**Task instructions**
Count every line below that contains "checkpoints", then give that count and nothing else.

**Given information**
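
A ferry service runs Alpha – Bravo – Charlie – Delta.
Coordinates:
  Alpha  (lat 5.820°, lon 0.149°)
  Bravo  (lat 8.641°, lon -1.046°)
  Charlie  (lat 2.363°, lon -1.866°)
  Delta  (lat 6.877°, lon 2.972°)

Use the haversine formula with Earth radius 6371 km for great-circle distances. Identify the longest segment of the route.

Charlie–Delta

Leg distances:
Alpha→Bravo: 340.2 km
Bravo→Charlie: 704.0 km
Charlie→Delta: 734.4 km
The longest leg is Charlie–Delta at 734.4 km.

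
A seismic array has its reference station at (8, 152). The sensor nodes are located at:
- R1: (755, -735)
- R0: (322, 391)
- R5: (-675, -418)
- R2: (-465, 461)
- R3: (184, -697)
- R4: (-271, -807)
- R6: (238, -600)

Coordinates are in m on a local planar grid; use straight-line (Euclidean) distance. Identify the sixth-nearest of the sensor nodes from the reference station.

Distances from the reference station ((8, 152)):
R0: 394.6 m
R2: 565.0 m
R6: 786.4 m
R3: 867.1 m
R5: 889.6 m
R4: 998.8 m
R1: 1159.6 m
The sixth-nearest is R4 at 998.8 m.

R4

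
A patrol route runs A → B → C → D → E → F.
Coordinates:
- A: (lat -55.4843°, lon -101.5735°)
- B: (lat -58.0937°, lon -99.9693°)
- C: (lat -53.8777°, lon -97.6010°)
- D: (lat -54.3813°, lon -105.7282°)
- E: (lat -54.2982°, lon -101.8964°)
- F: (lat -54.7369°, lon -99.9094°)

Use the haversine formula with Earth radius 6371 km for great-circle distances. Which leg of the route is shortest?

E–F

Leg distances:
A→B: 306.1 km
B→C: 491.3 km
C→D: 532.2 km
D→E: 248.5 km
E→F: 137.2 km
The shortest leg is E–F at 137.2 km.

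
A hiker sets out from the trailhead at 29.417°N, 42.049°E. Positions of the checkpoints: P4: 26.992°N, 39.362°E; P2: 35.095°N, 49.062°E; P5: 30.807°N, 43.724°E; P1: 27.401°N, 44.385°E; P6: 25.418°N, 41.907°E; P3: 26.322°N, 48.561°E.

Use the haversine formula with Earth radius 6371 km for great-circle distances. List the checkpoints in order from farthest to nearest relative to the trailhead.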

**Answer to this problem**
2